*** Given entries Section Begins ***

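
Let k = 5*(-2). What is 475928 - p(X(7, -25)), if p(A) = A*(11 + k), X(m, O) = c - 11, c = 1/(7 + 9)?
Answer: 7615023/16 ≈ 4.7594e+5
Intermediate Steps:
k = -10
c = 1/16 ≈ 0.062500
X(m, O) = -175/16 (X(m, O) = 1/16 - 11 = -175/16)
p(A) = A (p(A) = A*(11 - 10) = A*1 = A)
475928 - p(X(7, -25)) = 475928 - 1*(-175/16) = 475928 + 175/16 = 7615023/16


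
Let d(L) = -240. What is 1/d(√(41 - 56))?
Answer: -1/240 ≈ -0.0041667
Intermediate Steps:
1/d(√(41 - 56)) = 1/(-240) = -1/240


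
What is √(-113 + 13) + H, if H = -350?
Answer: -350 + 10*I ≈ -350.0 + 10.0*I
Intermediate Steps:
√(-113 + 13) + H = √(-113 + 13) - 350 = √(-100) - 350 = 10*I - 350 = -350 + 10*I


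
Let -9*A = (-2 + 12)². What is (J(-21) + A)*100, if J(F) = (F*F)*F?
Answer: -8344900/9 ≈ -9.2721e+5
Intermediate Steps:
A = -100/9 (A = -(-2 + 12)²/9 = -⅑*10² = -⅑*100 = -100/9 ≈ -11.111)
J(F) = F³ (J(F) = F²*F = F³)
(J(-21) + A)*100 = ((-21)³ - 100/9)*100 = (-9261 - 100/9)*100 = -83449/9*100 = -8344900/9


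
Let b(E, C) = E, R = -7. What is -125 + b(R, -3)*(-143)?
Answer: 876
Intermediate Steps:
-125 + b(R, -3)*(-143) = -125 - 7*(-143) = -125 + 1001 = 876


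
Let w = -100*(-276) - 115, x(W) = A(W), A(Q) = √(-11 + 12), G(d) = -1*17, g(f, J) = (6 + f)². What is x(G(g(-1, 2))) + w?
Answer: 27486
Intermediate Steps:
G(d) = -17
A(Q) = 1 (A(Q) = √1 = 1)
x(W) = 1
w = 27485 (w = 27600 - 115 = 27485)
x(G(g(-1, 2))) + w = 1 + 27485 = 27486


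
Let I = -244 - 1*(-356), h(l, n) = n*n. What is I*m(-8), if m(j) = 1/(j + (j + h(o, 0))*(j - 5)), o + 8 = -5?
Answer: 7/6 ≈ 1.1667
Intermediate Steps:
o = -13 (o = -8 - 5 = -13)
h(l, n) = n**2
I = 112 (I = -244 + 356 = 112)
m(j) = 1/(j + j*(-5 + j)) (m(j) = 1/(j + (j + 0**2)*(j - 5)) = 1/(j + (j + 0)*(-5 + j)) = 1/(j + j*(-5 + j)))
I*m(-8) = 112*(1/((-8)*(-4 - 8))) = 112*(-1/8/(-12)) = 112*(-1/8*(-1/12)) = 112*(1/96) = 7/6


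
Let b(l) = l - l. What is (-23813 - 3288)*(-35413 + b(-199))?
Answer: 959727713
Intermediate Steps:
b(l) = 0
(-23813 - 3288)*(-35413 + b(-199)) = (-23813 - 3288)*(-35413 + 0) = -27101*(-35413) = 959727713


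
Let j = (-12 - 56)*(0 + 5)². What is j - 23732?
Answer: -25432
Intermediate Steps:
j = -1700 (j = -68*5² = -68*25 = -1700)
j - 23732 = -1700 - 23732 = -25432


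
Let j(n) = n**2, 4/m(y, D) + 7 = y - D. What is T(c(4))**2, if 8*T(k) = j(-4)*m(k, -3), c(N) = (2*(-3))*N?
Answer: 4/49 ≈ 0.081633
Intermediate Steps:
m(y, D) = 4/(-7 + y - D) (m(y, D) = 4/(-7 + (y - D)) = 4/(-7 + y - D))
c(N) = -6*N
T(k) = 8/(-4 + k) (T(k) = ((-4)**2*(4/(-7 + k - 1*(-3))))/8 = (16*(4/(-7 + k + 3)))/8 = (16*(4/(-4 + k)))/8 = (64/(-4 + k))/8 = 8/(-4 + k))
T(c(4))**2 = (8/(-4 - 6*4))**2 = (8/(-4 - 24))**2 = (8/(-28))**2 = (8*(-1/28))**2 = (-2/7)**2 = 4/49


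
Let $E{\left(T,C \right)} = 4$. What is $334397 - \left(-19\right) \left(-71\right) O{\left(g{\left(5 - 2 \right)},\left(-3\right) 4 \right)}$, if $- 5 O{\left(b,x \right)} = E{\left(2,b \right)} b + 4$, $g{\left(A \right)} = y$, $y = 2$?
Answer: $\frac{1688173}{5} \approx 3.3763 \cdot 10^{5}$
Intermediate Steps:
$g{\left(A \right)} = 2$
$O{\left(b,x \right)} = - \frac{4}{5} - \frac{4 b}{5}$ ($O{\left(b,x \right)} = - \frac{4 b + 4}{5} = - \frac{4 + 4 b}{5} = - \frac{4}{5} - \frac{4 b}{5}$)
$334397 - \left(-19\right) \left(-71\right) O{\left(g{\left(5 - 2 \right)},\left(-3\right) 4 \right)} = 334397 - \left(-19\right) \left(-71\right) \left(- \frac{4}{5} - \frac{8}{5}\right) = 334397 - 1349 \left(- \frac{4}{5} - \frac{8}{5}\right) = 334397 - 1349 \left(- \frac{12}{5}\right) = 334397 - - \frac{16188}{5} = 334397 + \frac{16188}{5} = \frac{1688173}{5}$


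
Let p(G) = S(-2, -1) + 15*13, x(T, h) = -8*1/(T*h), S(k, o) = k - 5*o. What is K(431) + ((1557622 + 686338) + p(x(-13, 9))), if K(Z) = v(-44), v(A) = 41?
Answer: 2244199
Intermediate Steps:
x(T, h) = -8/(T*h)
K(Z) = 41
p(G) = 198 (p(G) = (-2 - 5*(-1)) + 15*13 = (-2 + 5) + 195 = 3 + 195 = 198)
K(431) + ((1557622 + 686338) + p(x(-13, 9))) = 41 + ((1557622 + 686338) + 198) = 41 + (2243960 + 198) = 41 + 2244158 = 2244199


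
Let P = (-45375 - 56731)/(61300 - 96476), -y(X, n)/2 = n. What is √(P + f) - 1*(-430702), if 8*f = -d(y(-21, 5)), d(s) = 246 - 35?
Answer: 430702 + I*√7260862834/17588 ≈ 4.307e+5 + 4.8448*I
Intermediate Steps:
y(X, n) = -2*n
P = 51053/17588 (P = -102106/(-35176) = -102106*(-1/35176) = 51053/17588 ≈ 2.9027)
d(s) = 211
f = -211/8 (f = (-1*211)/8 = (⅛)*(-211) = -211/8 ≈ -26.375)
√(P + f) - 1*(-430702) = √(51053/17588 - 211/8) - 1*(-430702) = √(-825661/35176) + 430702 = I*√7260862834/17588 + 430702 = 430702 + I*√7260862834/17588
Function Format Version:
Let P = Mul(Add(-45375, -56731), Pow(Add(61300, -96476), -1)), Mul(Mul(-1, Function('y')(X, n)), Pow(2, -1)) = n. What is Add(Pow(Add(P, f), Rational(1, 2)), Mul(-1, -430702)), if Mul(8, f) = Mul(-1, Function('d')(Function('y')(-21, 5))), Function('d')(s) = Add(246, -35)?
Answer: Add(430702, Mul(Rational(1, 17588), I, Pow(7260862834, Rational(1, 2)))) ≈ Add(4.3070e+5, Mul(4.8448, I))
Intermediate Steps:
Function('y')(X, n) = Mul(-2, n)
P = Rational(51053, 17588) (P = Mul(-102106, Pow(-35176, -1)) = Mul(-102106, Rational(-1, 35176)) = Rational(51053, 17588) ≈ 2.9027)
Function('d')(s) = 211
f = Rational(-211, 8) (f = Mul(Rational(1, 8), Mul(-1, 211)) = Mul(Rational(1, 8), -211) = Rational(-211, 8) ≈ -26.375)
Add(Pow(Add(P, f), Rational(1, 2)), Mul(-1, -430702)) = Add(Pow(Add(Rational(51053, 17588), Rational(-211, 8)), Rational(1, 2)), Mul(-1, -430702)) = Add(Pow(Rational(-825661, 35176), Rational(1, 2)), 430702) = Add(Mul(Rational(1, 17588), I, Pow(7260862834, Rational(1, 2))), 430702) = Add(430702, Mul(Rational(1, 17588), I, Pow(7260862834, Rational(1, 2))))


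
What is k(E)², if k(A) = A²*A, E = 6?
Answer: 46656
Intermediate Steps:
k(A) = A³
k(E)² = (6³)² = 216² = 46656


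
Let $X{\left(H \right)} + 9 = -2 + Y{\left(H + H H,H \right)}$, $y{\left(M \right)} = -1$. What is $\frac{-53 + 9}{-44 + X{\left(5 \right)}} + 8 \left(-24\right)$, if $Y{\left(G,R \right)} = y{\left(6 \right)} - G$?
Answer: $- \frac{8234}{43} \approx -191.49$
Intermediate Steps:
$Y{\left(G,R \right)} = -1 - G$
$X{\left(H \right)} = -12 - H - H^{2}$ ($X{\left(H \right)} = -9 - \left(3 + H + H H\right) = -9 - \left(3 + H + H^{2}\right) = -12 - H - H^{2}$)
$\frac{-53 + 9}{-44 + X{\left(5 \right)}} + 8 \left(-24\right) = \frac{-53 + 9}{-44 - \left(12 + 5 \left(1 + 5\right)\right)} + 8 \left(-24\right) = - \frac{44}{-44 - \left(12 + 5 \cdot 6\right)} - 192 = - \frac{44}{-44 - 42} - 192 = - \frac{44}{-86} - 192 = \left(-44\right) \left(- \frac{1}{86}\right) - 192 = \frac{22}{43} - 192 = - \frac{8234}{43}$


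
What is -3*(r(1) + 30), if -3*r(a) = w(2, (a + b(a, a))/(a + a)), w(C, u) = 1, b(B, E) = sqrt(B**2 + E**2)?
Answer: -89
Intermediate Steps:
r(a) = -1/3 (r(a) = -1/3*1 = -1/3)
-3*(r(1) + 30) = -3*(-1/3 + 30) = -3*89/3 = -89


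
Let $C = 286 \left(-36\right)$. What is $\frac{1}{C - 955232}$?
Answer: $- \frac{1}{965528} \approx -1.0357 \cdot 10^{-6}$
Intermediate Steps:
$C = -10296$
$\frac{1}{C - 955232} = \frac{1}{-10296 - 955232} = \frac{1}{-965528} = - \frac{1}{965528}$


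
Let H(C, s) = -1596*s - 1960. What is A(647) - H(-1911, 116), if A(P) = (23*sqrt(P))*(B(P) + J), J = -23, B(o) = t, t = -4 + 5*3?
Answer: 187096 - 276*sqrt(647) ≈ 1.8008e+5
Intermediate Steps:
H(C, s) = -1960 - 1596*s
t = 11 (t = -4 + 15 = 11)
B(o) = 11
A(P) = -276*sqrt(P) (A(P) = (23*sqrt(P))*(11 - 23) = (23*sqrt(P))*(-12) = -276*sqrt(P))
A(647) - H(-1911, 116) = -276*sqrt(647) - (-1960 - 1596*116) = -276*sqrt(647) - (-1960 - 185136) = -276*sqrt(647) - 1*(-187096) = -276*sqrt(647) + 187096 = 187096 - 276*sqrt(647)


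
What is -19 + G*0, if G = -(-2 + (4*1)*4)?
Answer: -19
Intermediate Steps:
G = -14 (G = -(-2 + 4*4) = -(-2 + 16) = -1*14 = -14)
-19 + G*0 = -19 - 14*0 = -19 + 0 = -19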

*** Given entries Section Ends ***

Give back the lines of the data exactly as they are written, from the first line through the line containing "Answer: -25432".

Written response ▸
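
Let k = 5*(-2). What is 475928 - p(X(7, -25)), if p(A) = A*(11 + k), X(m, O) = c - 11, c = 1/(7 + 9)?
Answer: 7615023/16 ≈ 4.7594e+5
Intermediate Steps:
k = -10
c = 1/16 ≈ 0.062500
X(m, O) = -175/16 (X(m, O) = 1/16 - 11 = -175/16)
p(A) = A (p(A) = A*(11 - 10) = A*1 = A)
475928 - p(X(7, -25)) = 475928 - 1*(-175/16) = 475928 + 175/16 = 7615023/16


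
Let d(L) = -240. What is 1/d(√(41 - 56))?
Answer: -1/240 ≈ -0.0041667
Intermediate Steps:
1/d(√(41 - 56)) = 1/(-240) = -1/240


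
What is √(-113 + 13) + H, if H = -350?
Answer: -350 + 10*I ≈ -350.0 + 10.0*I
Intermediate Steps:
√(-113 + 13) + H = √(-113 + 13) - 350 = √(-100) - 350 = 10*I - 350 = -350 + 10*I


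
Let -9*A = (-2 + 12)². What is (J(-21) + A)*100, if J(F) = (F*F)*F?
Answer: -8344900/9 ≈ -9.2721e+5
Intermediate Steps:
A = -100/9 (A = -(-2 + 12)²/9 = -⅑*10² = -⅑*100 = -100/9 ≈ -11.111)
J(F) = F³ (J(F) = F²*F = F³)
(J(-21) + A)*100 = ((-21)³ - 100/9)*100 = (-9261 - 100/9)*100 = -83449/9*100 = -8344900/9


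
Let b(E, C) = E, R = -7. What is -125 + b(R, -3)*(-143)?
Answer: 876
Intermediate Steps:
-125 + b(R, -3)*(-143) = -125 - 7*(-143) = -125 + 1001 = 876


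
Let w = -100*(-276) - 115, x(W) = A(W), A(Q) = √(-11 + 12), G(d) = -1*17, g(f, J) = (6 + f)². What is x(G(g(-1, 2))) + w?
Answer: 27486
Intermediate Steps:
G(d) = -17
A(Q) = 1 (A(Q) = √1 = 1)
x(W) = 1
w = 27485 (w = 27600 - 115 = 27485)
x(G(g(-1, 2))) + w = 1 + 27485 = 27486


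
Let I = -244 - 1*(-356), h(l, n) = n*n. What is I*m(-8), if m(j) = 1/(j + (j + h(o, 0))*(j - 5)), o + 8 = -5?
Answer: 7/6 ≈ 1.1667
Intermediate Steps:
o = -13 (o = -8 - 5 = -13)
h(l, n) = n**2
I = 112 (I = -244 + 356 = 112)
m(j) = 1/(j + j*(-5 + j)) (m(j) = 1/(j + (j + 0**2)*(j - 5)) = 1/(j + (j + 0)*(-5 + j)) = 1/(j + j*(-5 + j)))
I*m(-8) = 112*(1/((-8)*(-4 - 8))) = 112*(-1/8/(-12)) = 112*(-1/8*(-1/12)) = 112*(1/96) = 7/6


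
Let b(l) = l - l. What is (-23813 - 3288)*(-35413 + b(-199))?
Answer: 959727713
Intermediate Steps:
b(l) = 0
(-23813 - 3288)*(-35413 + b(-199)) = (-23813 - 3288)*(-35413 + 0) = -27101*(-35413) = 959727713


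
Let j = (-12 - 56)*(0 + 5)². What is j - 23732?
Answer: -25432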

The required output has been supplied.